Task instructions = Scan the records that follow, and whenever a line has the word "congruences", copy it.

[Data items]
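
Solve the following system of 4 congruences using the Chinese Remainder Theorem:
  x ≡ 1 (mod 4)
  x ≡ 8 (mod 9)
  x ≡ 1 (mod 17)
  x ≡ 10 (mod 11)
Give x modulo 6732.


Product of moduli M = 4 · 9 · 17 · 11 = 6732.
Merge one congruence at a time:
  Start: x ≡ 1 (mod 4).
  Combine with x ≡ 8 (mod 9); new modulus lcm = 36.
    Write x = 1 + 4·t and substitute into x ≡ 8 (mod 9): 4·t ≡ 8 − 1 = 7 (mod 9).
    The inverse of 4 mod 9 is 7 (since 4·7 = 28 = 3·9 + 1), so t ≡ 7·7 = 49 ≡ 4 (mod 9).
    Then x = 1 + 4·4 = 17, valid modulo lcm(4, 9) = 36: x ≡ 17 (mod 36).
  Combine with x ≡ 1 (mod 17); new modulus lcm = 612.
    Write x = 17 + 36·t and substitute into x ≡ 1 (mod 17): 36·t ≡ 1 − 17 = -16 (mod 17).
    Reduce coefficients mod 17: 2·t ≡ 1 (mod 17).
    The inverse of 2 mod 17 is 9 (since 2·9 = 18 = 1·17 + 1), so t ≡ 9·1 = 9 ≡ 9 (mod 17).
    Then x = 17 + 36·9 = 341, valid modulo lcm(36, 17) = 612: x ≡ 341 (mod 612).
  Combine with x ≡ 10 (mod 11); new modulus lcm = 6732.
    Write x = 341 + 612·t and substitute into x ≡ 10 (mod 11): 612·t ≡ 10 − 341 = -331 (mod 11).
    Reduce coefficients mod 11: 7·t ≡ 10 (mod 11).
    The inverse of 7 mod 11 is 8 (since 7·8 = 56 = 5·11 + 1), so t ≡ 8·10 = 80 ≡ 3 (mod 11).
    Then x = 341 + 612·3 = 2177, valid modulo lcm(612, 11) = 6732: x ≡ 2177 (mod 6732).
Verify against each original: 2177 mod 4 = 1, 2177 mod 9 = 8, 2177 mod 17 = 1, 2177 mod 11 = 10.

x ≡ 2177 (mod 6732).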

--

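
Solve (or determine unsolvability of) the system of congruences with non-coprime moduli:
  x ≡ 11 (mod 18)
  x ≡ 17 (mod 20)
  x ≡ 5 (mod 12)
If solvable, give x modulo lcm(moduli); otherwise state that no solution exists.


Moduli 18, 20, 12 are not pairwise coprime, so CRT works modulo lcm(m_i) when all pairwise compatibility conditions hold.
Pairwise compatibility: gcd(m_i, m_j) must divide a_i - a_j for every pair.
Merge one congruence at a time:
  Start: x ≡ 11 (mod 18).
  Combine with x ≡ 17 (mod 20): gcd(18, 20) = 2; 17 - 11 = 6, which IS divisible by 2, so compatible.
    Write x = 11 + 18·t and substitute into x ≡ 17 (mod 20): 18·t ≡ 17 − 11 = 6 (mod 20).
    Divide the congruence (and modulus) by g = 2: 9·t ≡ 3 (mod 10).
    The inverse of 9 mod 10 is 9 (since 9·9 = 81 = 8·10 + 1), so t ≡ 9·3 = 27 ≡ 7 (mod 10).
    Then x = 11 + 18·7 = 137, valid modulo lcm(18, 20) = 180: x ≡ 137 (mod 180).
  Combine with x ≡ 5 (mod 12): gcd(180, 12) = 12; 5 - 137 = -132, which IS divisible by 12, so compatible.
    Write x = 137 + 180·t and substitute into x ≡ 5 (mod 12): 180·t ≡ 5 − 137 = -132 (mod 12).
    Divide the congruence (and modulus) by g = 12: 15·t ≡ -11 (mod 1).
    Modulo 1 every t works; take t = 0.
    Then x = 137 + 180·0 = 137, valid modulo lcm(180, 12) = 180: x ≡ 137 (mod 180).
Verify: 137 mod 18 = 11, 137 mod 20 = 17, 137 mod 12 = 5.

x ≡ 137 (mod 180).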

Reply to the exercise =
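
Solve the following system of 4 congruences using the Chinese Remainder Theorem:
Solve (or determine unsolvability of) the system of congruences with non-coprime moduli: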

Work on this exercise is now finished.